Your instructions:
Beginning at the line that includes "Star S9598 (an" in the entries below, print each line exactly as it appears, through the last one.

(Saved entries)
+++

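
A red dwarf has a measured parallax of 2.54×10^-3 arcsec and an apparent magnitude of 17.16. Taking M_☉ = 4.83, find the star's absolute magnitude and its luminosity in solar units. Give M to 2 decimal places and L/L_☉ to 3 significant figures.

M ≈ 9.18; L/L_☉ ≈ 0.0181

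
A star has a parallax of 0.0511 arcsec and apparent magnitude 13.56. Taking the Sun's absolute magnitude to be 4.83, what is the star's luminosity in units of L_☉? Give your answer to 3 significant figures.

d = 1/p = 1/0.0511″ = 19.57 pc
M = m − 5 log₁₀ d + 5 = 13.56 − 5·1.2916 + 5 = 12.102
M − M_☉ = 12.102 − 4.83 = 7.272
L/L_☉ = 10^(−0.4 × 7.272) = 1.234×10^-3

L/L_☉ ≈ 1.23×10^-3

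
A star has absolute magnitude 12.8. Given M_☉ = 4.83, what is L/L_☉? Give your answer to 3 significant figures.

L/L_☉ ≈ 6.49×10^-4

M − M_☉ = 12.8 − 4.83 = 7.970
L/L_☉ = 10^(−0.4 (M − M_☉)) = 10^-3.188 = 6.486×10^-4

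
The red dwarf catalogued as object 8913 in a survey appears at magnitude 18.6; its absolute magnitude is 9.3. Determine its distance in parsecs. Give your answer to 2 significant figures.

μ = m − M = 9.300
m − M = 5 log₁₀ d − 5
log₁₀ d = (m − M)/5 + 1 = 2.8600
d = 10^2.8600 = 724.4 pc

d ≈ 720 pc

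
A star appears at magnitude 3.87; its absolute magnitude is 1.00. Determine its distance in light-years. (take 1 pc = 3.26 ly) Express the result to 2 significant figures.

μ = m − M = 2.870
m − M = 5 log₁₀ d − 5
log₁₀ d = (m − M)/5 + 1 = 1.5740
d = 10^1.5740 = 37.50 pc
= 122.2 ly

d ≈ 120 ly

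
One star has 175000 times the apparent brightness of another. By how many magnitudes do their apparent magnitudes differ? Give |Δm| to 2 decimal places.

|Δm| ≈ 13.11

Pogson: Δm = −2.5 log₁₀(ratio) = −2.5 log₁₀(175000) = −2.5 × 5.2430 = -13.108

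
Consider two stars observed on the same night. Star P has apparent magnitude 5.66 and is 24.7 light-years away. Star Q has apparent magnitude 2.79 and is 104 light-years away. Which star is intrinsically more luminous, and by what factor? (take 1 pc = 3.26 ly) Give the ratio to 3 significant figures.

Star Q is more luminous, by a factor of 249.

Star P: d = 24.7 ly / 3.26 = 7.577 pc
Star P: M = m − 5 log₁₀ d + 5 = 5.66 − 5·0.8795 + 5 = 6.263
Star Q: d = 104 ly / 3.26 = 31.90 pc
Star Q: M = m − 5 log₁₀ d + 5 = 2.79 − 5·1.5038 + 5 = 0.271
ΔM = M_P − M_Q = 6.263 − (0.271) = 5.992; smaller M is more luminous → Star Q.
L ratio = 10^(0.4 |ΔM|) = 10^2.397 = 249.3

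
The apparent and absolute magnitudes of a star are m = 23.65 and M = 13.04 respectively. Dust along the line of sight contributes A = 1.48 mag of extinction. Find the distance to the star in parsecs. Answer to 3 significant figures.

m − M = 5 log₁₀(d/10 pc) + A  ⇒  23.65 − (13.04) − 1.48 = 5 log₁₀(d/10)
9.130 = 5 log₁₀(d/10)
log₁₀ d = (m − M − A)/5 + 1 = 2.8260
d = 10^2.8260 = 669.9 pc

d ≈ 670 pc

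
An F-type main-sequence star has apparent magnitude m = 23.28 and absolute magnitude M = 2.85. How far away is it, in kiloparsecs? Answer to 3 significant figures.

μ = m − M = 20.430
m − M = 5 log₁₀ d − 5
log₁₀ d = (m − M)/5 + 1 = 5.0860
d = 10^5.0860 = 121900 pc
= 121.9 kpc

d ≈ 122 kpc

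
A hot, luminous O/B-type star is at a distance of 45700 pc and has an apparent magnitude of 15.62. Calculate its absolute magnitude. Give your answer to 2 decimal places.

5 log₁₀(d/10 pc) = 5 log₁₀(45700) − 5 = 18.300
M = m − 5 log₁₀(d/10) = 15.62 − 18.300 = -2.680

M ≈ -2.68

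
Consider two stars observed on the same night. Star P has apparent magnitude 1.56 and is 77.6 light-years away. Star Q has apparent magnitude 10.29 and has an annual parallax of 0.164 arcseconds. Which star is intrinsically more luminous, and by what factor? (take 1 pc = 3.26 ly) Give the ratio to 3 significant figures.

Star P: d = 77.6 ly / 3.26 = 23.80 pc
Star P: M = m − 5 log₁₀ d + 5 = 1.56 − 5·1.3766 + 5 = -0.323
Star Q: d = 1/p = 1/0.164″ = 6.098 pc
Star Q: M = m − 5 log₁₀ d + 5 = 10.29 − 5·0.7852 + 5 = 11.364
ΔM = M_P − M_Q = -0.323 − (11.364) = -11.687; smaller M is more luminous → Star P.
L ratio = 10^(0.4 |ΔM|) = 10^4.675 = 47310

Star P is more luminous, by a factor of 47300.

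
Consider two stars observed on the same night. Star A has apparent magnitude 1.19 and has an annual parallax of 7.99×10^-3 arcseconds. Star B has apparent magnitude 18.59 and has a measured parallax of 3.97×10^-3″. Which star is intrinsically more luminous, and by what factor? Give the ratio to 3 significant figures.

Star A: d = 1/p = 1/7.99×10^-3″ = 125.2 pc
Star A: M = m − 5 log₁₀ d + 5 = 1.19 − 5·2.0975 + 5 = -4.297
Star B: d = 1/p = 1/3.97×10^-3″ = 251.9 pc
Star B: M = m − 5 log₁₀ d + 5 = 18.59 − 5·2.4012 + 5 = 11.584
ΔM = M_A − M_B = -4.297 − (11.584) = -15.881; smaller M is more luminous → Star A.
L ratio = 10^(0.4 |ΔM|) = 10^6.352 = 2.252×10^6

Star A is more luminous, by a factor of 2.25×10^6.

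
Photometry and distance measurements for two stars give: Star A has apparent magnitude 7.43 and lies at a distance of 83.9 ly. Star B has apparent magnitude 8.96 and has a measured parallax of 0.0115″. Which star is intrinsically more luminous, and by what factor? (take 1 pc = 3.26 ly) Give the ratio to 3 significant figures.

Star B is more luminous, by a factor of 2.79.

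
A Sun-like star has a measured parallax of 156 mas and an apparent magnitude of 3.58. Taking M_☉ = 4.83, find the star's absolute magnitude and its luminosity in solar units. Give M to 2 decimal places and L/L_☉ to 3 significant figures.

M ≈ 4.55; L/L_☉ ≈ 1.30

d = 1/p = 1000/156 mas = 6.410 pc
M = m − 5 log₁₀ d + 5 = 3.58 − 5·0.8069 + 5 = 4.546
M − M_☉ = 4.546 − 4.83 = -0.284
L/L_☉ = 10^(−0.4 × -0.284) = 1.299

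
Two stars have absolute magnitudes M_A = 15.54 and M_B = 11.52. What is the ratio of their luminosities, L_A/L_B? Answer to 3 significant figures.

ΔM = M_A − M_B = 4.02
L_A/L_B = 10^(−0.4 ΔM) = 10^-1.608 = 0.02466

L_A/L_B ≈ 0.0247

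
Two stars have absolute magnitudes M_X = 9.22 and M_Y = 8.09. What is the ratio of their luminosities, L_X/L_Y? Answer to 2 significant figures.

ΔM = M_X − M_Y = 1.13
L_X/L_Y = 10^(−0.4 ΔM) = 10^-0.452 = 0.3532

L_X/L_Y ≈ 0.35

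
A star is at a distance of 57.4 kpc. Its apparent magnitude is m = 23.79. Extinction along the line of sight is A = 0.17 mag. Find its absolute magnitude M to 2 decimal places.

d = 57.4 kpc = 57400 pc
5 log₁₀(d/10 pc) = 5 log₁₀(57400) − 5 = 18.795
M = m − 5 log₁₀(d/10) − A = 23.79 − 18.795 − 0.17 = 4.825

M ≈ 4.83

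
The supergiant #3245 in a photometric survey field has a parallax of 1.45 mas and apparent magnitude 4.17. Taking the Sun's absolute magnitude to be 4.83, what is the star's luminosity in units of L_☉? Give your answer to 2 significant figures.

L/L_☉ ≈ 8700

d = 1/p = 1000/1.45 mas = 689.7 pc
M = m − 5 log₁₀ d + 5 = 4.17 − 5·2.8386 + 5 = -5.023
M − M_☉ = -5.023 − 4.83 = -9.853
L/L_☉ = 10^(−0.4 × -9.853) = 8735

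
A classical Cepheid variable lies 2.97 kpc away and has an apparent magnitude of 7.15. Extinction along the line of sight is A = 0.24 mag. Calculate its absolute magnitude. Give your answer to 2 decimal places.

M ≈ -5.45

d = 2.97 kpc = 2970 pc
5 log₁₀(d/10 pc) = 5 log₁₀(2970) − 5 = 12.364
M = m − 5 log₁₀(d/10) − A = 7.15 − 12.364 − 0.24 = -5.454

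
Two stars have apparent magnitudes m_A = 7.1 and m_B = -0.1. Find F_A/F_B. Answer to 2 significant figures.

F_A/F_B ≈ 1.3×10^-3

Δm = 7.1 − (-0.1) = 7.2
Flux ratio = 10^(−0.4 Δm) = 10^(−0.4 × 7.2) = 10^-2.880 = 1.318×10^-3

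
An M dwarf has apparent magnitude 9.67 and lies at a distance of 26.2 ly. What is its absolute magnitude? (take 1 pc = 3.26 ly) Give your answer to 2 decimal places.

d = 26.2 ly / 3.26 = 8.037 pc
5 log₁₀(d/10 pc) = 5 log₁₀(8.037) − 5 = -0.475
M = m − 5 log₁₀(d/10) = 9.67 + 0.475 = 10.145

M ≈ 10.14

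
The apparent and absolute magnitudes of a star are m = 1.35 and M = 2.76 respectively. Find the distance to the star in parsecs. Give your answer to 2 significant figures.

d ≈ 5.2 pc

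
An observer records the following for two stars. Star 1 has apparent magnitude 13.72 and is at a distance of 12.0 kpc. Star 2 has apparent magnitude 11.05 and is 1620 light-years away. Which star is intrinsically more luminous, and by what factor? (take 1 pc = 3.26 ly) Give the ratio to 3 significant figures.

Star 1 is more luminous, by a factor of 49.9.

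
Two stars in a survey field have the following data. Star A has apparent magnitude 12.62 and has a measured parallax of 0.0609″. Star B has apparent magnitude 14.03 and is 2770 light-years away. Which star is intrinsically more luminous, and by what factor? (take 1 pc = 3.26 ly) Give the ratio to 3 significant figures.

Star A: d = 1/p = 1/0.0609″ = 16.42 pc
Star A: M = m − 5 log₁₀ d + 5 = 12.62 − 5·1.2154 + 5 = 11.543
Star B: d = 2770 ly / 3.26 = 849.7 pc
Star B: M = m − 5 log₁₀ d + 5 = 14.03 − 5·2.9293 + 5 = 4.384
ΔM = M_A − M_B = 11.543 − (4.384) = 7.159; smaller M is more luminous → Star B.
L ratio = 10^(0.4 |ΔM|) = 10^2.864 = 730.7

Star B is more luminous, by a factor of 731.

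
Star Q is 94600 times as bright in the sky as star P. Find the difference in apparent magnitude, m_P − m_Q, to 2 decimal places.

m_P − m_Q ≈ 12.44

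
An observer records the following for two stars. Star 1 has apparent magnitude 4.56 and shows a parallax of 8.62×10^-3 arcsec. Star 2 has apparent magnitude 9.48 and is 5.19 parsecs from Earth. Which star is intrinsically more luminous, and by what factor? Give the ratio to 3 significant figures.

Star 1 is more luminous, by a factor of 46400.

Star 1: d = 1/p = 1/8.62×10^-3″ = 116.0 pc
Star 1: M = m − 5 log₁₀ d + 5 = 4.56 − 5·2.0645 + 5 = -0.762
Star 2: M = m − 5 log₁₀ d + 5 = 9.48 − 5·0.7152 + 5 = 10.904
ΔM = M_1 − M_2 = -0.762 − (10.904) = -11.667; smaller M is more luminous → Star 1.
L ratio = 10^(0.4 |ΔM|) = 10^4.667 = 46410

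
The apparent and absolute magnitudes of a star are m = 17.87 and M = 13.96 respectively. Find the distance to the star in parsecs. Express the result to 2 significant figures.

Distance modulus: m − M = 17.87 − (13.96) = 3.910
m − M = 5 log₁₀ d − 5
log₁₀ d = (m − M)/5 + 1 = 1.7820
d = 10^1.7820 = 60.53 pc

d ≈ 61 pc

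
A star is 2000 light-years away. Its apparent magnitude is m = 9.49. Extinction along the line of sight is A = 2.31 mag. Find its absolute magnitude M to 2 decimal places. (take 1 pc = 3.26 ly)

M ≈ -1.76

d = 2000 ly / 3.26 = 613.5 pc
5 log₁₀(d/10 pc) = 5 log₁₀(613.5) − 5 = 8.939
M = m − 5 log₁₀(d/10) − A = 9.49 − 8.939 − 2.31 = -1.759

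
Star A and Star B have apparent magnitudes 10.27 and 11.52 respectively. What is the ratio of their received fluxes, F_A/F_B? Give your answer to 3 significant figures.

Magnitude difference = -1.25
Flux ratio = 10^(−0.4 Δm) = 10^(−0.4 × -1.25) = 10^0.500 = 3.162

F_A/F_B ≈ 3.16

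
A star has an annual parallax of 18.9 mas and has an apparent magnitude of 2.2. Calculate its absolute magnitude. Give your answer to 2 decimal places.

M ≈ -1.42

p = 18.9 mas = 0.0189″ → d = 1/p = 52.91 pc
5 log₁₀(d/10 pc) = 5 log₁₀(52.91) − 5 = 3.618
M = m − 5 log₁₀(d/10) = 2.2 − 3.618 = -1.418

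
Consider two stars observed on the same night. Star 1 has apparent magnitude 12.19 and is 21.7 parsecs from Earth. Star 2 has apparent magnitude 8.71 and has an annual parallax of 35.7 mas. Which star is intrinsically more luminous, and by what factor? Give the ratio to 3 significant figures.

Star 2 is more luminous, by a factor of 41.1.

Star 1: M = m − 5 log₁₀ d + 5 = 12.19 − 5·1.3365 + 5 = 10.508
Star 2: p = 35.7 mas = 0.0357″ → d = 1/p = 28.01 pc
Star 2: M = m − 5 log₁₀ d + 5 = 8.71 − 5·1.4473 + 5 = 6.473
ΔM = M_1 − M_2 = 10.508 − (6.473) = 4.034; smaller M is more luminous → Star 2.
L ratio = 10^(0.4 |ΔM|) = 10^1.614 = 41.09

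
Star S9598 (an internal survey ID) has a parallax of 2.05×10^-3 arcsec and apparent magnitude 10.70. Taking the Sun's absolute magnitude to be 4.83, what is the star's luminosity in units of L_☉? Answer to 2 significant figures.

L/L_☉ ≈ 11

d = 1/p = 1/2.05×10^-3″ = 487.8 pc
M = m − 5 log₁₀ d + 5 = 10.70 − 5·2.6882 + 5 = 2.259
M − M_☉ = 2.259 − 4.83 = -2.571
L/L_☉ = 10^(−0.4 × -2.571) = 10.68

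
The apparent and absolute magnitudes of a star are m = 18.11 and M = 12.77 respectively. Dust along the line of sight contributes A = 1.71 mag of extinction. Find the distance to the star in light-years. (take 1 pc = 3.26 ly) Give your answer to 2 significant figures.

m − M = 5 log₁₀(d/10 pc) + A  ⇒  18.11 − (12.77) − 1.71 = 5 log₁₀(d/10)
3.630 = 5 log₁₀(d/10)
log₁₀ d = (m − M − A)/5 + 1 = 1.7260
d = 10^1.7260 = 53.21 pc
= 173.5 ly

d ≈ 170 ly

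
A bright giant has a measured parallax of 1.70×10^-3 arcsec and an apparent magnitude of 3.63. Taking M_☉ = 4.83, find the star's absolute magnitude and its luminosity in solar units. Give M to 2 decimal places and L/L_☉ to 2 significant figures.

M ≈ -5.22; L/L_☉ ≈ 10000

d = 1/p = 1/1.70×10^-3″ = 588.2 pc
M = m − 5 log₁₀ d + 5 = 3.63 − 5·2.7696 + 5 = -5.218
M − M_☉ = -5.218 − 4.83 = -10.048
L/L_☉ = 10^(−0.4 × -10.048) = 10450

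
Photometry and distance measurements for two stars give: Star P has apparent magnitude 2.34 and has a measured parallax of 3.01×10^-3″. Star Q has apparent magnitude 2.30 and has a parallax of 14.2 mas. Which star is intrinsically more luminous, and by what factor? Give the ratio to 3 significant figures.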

+++

Answer box:
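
Star S9598 (an internal survey ID) has a parallax of 2.05×10^-3 arcsec and apparent magnitude 10.70. Taking the Sun's absolute magnitude to be 4.83, what is the star's luminosity in units of L_☉? Answer to 2 significant figures.

L/L_☉ ≈ 11

d = 1/p = 1/2.05×10^-3″ = 487.8 pc
M = m − 5 log₁₀ d + 5 = 10.70 − 5·2.6882 + 5 = 2.259
M − M_☉ = 2.259 − 4.83 = -2.571
L/L_☉ = 10^(−0.4 × -2.571) = 10.68

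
The apparent and absolute magnitudes of a star are m = 18.11 and M = 12.77 respectively. Dust along the line of sight contributes A = 1.71 mag of extinction. Find the distance to the star in light-years. (take 1 pc = 3.26 ly) Give your answer to 2 significant figures.

m − M = 5 log₁₀(d/10 pc) + A  ⇒  18.11 − (12.77) − 1.71 = 5 log₁₀(d/10)
3.630 = 5 log₁₀(d/10)
log₁₀ d = (m − M − A)/5 + 1 = 1.7260
d = 10^1.7260 = 53.21 pc
= 173.5 ly

d ≈ 170 ly

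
A bright giant has a measured parallax of 1.70×10^-3 arcsec and an apparent magnitude of 3.63. Taking M_☉ = 4.83, find the star's absolute magnitude and its luminosity in solar units. Give M to 2 decimal places and L/L_☉ to 2 significant figures.

M ≈ -5.22; L/L_☉ ≈ 10000

d = 1/p = 1/1.70×10^-3″ = 588.2 pc
M = m − 5 log₁₀ d + 5 = 3.63 − 5·2.7696 + 5 = -5.218
M − M_☉ = -5.218 − 4.83 = -10.048
L/L_☉ = 10^(−0.4 × -10.048) = 10450

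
Photometry and distance measurements for two stars give: Star P has apparent magnitude 2.34 and has a measured parallax of 3.01×10^-3″. Star Q has apparent magnitude 2.30 and has a parallax of 14.2 mas. Which star is intrinsically more luminous, and by what factor? Give the ratio to 3 significant figures.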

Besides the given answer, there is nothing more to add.